◆ **Records for the task**
::::

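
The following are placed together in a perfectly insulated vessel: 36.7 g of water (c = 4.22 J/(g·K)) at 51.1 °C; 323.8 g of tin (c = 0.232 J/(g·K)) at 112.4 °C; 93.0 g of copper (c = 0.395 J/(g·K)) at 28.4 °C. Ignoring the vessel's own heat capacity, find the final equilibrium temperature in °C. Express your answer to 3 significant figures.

Σ mᵢcᵢ(T − Tᵢ) = 0  ⇒  T = Σ mᵢcᵢTᵢ / Σ mᵢcᵢ
Σ mᵢcᵢ = 36.7×4.22 + 323.8×0.232 + 93.0×0.395 = 266.7306
Σ mᵢcᵢTᵢ = 154.874×51.1 + 75.1216×112.4 + 36.735×28.4 = 17401
T = 17401 / 266.7306 = 65.24 °C

T_f = 65.2 °C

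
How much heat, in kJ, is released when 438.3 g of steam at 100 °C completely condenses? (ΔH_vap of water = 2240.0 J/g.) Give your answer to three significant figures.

q = m × ΔH_vap = 438.3 × 2240.0 = 981800 J = 982 kJ

q = 982 kJ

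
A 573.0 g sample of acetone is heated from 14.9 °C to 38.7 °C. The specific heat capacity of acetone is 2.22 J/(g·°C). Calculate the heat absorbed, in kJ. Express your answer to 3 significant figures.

q = 30.3 kJ

q = m c ΔT = 573.0 × 2.22 × (38.7 − 14.9)
q = 573.0 × 2.22 × 23.8 = 30280 J = 30.3 kJ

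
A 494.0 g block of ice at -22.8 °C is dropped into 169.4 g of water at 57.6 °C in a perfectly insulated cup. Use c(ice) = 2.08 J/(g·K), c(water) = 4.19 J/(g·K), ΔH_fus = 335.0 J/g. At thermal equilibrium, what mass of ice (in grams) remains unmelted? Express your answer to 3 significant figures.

Heat to warm all ice to 0 °C: 494.0×2.08×22.8 = 23427 J
Heat released by water cooling to 0 °C: 169.4×4.19×57.6 = 40884 J
40884 J < 23427 + 494.0×335.0 = 188917 J, so not all ice melts; final T = 0 °C.
Heat left for melting: 40884 − 23427 = 17457 J
Mass melted = 17457 / 335.0 = 52.11 g
Ice remaining = 494.0 − 52.11 = 441.89 g

m_ice remaining = 442 g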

::::

◆ **Problem**
An unaltered transcription of all the data above is needed.

◆ **Response to this exercise**
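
The following are placed together in a perfectly insulated vessel: 36.7 g of water (c = 4.22 J/(g·K)) at 51.1 °C; 323.8 g of tin (c = 0.232 J/(g·K)) at 112.4 °C; 93.0 g of copper (c = 0.395 J/(g·K)) at 28.4 °C. Ignoring the vessel's own heat capacity, find the final equilibrium temperature in °C. Express your answer to 3 significant figures.

Σ mᵢcᵢ(T − Tᵢ) = 0  ⇒  T = Σ mᵢcᵢTᵢ / Σ mᵢcᵢ
Σ mᵢcᵢ = 36.7×4.22 + 323.8×0.232 + 93.0×0.395 = 266.7306
Σ mᵢcᵢTᵢ = 154.874×51.1 + 75.1216×112.4 + 36.735×28.4 = 17401
T = 17401 / 266.7306 = 65.24 °C

T_f = 65.2 °C

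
How much heat, in kJ, is released when 438.3 g of steam at 100 °C completely condenses? (ΔH_vap of water = 2240.0 J/g.) Give your answer to three significant figures.

q = m × ΔH_vap = 438.3 × 2240.0 = 981800 J = 982 kJ

q = 982 kJ

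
A 573.0 g sample of acetone is heated from 14.9 °C to 38.7 °C. The specific heat capacity of acetone is 2.22 J/(g·°C). Calculate the heat absorbed, in kJ. Express your answer to 3 significant figures.

q = 30.3 kJ

q = m c ΔT = 573.0 × 2.22 × (38.7 − 14.9)
q = 573.0 × 2.22 × 23.8 = 30280 J = 30.3 kJ

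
A 494.0 g block of ice at -22.8 °C is dropped into 169.4 g of water at 57.6 °C in a perfectly insulated cup. Use c(ice) = 2.08 J/(g·K), c(water) = 4.19 J/(g·K), ΔH_fus = 335.0 J/g. At thermal equilibrium, what mass of ice (in grams) remains unmelted? Express your answer to 3 significant figures.

Heat to warm all ice to 0 °C: 494.0×2.08×22.8 = 23427 J
Heat released by water cooling to 0 °C: 169.4×4.19×57.6 = 40884 J
40884 J < 23427 + 494.0×335.0 = 188917 J, so not all ice melts; final T = 0 °C.
Heat left for melting: 40884 − 23427 = 17457 J
Mass melted = 17457 / 335.0 = 52.11 g
Ice remaining = 494.0 − 52.11 = 441.89 g

m_ice remaining = 442 g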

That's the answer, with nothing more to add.